***** Records to use *****
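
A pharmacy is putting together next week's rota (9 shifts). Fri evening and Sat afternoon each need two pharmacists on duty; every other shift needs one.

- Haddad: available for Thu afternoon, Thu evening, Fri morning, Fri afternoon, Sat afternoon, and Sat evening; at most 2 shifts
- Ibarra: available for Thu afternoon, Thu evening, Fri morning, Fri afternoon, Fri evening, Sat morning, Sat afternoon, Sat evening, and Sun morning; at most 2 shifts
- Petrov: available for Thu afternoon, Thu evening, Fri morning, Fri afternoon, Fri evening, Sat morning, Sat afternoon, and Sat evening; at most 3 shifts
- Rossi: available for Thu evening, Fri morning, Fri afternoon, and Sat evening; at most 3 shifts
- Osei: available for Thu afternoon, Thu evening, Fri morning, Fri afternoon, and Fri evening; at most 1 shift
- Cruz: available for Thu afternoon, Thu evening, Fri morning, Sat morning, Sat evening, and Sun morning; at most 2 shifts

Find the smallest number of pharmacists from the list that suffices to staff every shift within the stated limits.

5

11 slots to fill and no one can take more than 3, so at least ⌈11/3⌉ = 4 pharmacists are needed.
Any 4 pharmacists together have capacity at most 3+3+2+2 = 10 < 11 slots, so 4 can never suffice.
Haddad, Ibarra, Petrov, Rossi, and Osei alone can cover everything: Thu afternoon→Haddad, Thu evening→Rossi, Fri morning→Rossi, Fri afternoon→Rossi, Fri evening→Petrov+Osei, Sat morning→Ibarra, Sat afternoon→Haddad+Petrov, Sat evening→Petrov, Sun morning→Ibarra.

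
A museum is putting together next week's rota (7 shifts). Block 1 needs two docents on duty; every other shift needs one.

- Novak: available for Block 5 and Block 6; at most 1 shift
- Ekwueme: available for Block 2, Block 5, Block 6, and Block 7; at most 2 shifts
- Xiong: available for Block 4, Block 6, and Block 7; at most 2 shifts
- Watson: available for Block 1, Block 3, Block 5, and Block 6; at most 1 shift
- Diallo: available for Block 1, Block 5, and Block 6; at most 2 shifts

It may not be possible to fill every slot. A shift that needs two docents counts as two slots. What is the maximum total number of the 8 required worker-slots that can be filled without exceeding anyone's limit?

Total capacity across all docents is 1+2+2+1+2 = 8, and 8 slots are needed, so at most 8 can be filled.
Shifts {Block 1, Block 3} need 3 slots but only Watson and Diallo are available for them, supplying at most 2 — so at least 1 slot must go unfilled.
An assignment achieving 7: Block 1→Diallo, Block 2→Ekwueme, Block 3→Watson, Block 4→Xiong, Block 5→Novak, Block 6→Xiong, Block 7→Ekwueme.
Loads: Novak 1/1, Ekwueme 2/2, Xiong 2/2, Watson 1/1, Diallo 1/2.

7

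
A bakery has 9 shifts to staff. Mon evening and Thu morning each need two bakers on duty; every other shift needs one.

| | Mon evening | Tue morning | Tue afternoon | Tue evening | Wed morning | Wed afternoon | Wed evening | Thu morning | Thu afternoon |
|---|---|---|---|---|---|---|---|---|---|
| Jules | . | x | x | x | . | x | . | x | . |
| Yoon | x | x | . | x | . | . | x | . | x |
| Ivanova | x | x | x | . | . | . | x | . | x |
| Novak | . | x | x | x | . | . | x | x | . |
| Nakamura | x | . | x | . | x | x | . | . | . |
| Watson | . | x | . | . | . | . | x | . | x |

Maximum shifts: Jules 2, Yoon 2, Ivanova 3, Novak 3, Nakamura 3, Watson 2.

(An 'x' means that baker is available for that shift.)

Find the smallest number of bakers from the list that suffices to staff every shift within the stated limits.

4

11 slots to fill and no one can take more than 3, so at least ⌈11/3⌉ = 4 bakers are needed.
Jules, Ivanova, Novak, and Nakamura alone can cover everything: Mon evening→Ivanova+Nakamura, Tue morning→Novak, Tue afternoon→Novak, Tue evening→Jules, Wed morning→Nakamura, Wed afternoon→Nakamura, Wed evening→Ivanova, Thu morning→Jules+Novak, Thu afternoon→Ivanova.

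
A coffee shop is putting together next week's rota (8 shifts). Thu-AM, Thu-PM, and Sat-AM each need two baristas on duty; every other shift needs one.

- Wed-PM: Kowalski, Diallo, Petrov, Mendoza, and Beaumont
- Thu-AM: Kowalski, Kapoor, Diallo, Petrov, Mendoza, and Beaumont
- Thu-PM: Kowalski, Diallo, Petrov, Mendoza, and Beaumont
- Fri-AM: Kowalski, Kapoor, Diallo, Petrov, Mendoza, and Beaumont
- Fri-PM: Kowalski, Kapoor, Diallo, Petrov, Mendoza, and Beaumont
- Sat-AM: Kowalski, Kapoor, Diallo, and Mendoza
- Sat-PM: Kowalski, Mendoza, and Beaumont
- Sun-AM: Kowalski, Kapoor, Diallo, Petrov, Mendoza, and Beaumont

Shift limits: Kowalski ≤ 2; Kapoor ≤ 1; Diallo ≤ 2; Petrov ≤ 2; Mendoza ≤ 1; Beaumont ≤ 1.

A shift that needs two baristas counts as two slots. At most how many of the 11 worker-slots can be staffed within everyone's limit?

9

Total capacity across all baristas is 2+1+2+2+1+1 = 9, and 11 slots are needed, so at most 9 can be filled.
An assignment achieving 9: Wed-PM→Diallo, Thu-AM→Petrov+Mendoza, Thu-PM→Diallo+Petrov, Fri-AM→Beaumont, Sat-AM→Kowalski+Kapoor, Sat-PM→Kowalski.
Loads: Kowalski 2/2, Kapoor 1/1, Diallo 2/2, Petrov 2/2, Mendoza 1/1, Beaumont 1/1.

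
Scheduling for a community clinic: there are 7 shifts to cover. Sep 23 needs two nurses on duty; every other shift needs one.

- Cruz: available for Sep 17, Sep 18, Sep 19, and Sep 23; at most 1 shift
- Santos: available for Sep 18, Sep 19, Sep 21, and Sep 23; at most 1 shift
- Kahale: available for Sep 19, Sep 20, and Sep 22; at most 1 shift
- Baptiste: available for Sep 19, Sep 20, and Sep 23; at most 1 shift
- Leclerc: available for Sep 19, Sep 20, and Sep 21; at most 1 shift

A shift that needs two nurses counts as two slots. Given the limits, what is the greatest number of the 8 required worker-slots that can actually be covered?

Total capacity across all nurses is 1+1+1+1+1 = 5, and 8 slots are needed, so at most 5 can be filled.
An assignment achieving 5: Sep 17→Cruz, Sep 18→Santos, Sep 20→Baptiste, Sep 21→Leclerc, Sep 22→Kahale.
Loads: Cruz 1/1, Santos 1/1, Kahale 1/1, Baptiste 1/1, Leclerc 1/1.

5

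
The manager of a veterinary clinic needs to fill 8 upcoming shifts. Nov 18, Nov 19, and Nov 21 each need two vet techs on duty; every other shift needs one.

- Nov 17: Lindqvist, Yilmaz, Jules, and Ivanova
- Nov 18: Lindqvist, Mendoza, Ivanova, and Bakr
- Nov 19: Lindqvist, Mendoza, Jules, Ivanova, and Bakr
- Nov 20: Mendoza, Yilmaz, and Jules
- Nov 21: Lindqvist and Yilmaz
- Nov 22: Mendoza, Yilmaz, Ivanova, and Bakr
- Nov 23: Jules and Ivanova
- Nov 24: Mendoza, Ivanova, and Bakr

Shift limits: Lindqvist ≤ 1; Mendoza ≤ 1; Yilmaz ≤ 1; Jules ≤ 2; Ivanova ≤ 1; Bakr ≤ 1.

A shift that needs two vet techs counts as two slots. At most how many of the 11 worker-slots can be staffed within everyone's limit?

7

Total capacity across all vet techs is 1+1+1+2+1+1 = 7, and 11 slots are needed, so at most 7 can be filled.
An assignment achieving 7: Nov 17→Jules, Nov 18→Bakr, Nov 20→Mendoza, Nov 21→Lindqvist+Yilmaz, Nov 23→Jules, Nov 24→Ivanova.
Loads: Lindqvist 1/1, Mendoza 1/1, Yilmaz 1/1, Jules 2/2, Ivanova 1/1, Bakr 1/1.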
*****
Begin with the line that contains "Scheduling for a" and print each line exactly until the data ends, including the last line.

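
Scheduling for a community clinic: there are 7 shifts to cover. Sep 23 needs two nurses on duty; every other shift needs one.

- Cruz: available for Sep 17, Sep 18, Sep 19, and Sep 23; at most 1 shift
- Santos: available for Sep 18, Sep 19, Sep 21, and Sep 23; at most 1 shift
- Kahale: available for Sep 19, Sep 20, and Sep 22; at most 1 shift
- Baptiste: available for Sep 19, Sep 20, and Sep 23; at most 1 shift
- Leclerc: available for Sep 19, Sep 20, and Sep 21; at most 1 shift

A shift that needs two nurses counts as two slots. Given the limits, what is the greatest number of the 8 required worker-slots that can actually be covered?

Total capacity across all nurses is 1+1+1+1+1 = 5, and 8 slots are needed, so at most 5 can be filled.
An assignment achieving 5: Sep 17→Cruz, Sep 18→Santos, Sep 20→Baptiste, Sep 21→Leclerc, Sep 22→Kahale.
Loads: Cruz 1/1, Santos 1/1, Kahale 1/1, Baptiste 1/1, Leclerc 1/1.

5

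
The manager of a veterinary clinic needs to fill 8 upcoming shifts. Nov 18, Nov 19, and Nov 21 each need two vet techs on duty; every other shift needs one.

- Nov 17: Lindqvist, Yilmaz, Jules, and Ivanova
- Nov 18: Lindqvist, Mendoza, Ivanova, and Bakr
- Nov 19: Lindqvist, Mendoza, Jules, Ivanova, and Bakr
- Nov 20: Mendoza, Yilmaz, and Jules
- Nov 21: Lindqvist and Yilmaz
- Nov 22: Mendoza, Yilmaz, Ivanova, and Bakr
- Nov 23: Jules and Ivanova
- Nov 24: Mendoza, Ivanova, and Bakr

Shift limits: Lindqvist ≤ 1; Mendoza ≤ 1; Yilmaz ≤ 1; Jules ≤ 2; Ivanova ≤ 1; Bakr ≤ 1.

A shift that needs two vet techs counts as two slots. At most how many of the 11 worker-slots can be staffed within everyone's limit?

7

Total capacity across all vet techs is 1+1+1+2+1+1 = 7, and 11 slots are needed, so at most 7 can be filled.
An assignment achieving 7: Nov 17→Jules, Nov 18→Bakr, Nov 20→Mendoza, Nov 21→Lindqvist+Yilmaz, Nov 23→Jules, Nov 24→Ivanova.
Loads: Lindqvist 1/1, Mendoza 1/1, Yilmaz 1/1, Jules 2/2, Ivanova 1/1, Bakr 1/1.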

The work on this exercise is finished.